START Data supplied

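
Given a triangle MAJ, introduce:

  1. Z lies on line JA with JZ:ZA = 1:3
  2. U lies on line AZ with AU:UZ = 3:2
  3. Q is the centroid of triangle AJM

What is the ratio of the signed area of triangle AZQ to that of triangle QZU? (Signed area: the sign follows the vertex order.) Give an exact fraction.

Assign M = (0, 0), A = (1, 0), J = (0, 1) — the answer is frame-independent, so this choice is without loss of generality.
1. Z lies on line JA with JZ:ZA = 1:3 ⇒ Z = (1/4, 3/4)
2. U lies on line AZ with AU:UZ = 3:2 ⇒ U = (11/20, 9/20)
3. Q is the centroid of triangle AJM ⇒ Q = (1/3, 1/3)
2·[AZQ] = 1/4, 2·[QZU] = -1/10
[AZQ]:[QZU] = 1/4:-1/10 = -5/2

[AZQ]:[QZU] = -5/2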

END Data supplied

◆ **Work to complete**: Copy all of the data exactly. Skip nothing.

◆ **Your solution**:
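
Given a triangle MAJ, introduce:

  1. Z lies on line JA with JZ:ZA = 1:3
  2. U lies on line AZ with AU:UZ = 3:2
  3. Q is the centroid of triangle AJM

What is the ratio of the signed area of triangle AZQ to that of triangle QZU? (Signed area: the sign follows the vertex order.) Give an exact fraction.

Assign M = (0, 0), A = (1, 0), J = (0, 1) — the answer is frame-independent, so this choice is without loss of generality.
1. Z lies on line JA with JZ:ZA = 1:3 ⇒ Z = (1/4, 3/4)
2. U lies on line AZ with AU:UZ = 3:2 ⇒ U = (11/20, 9/20)
3. Q is the centroid of triangle AJM ⇒ Q = (1/3, 1/3)
2·[AZQ] = 1/4, 2·[QZU] = -1/10
[AZQ]:[QZU] = 1/4:-1/10 = -5/2

[AZQ]:[QZU] = -5/2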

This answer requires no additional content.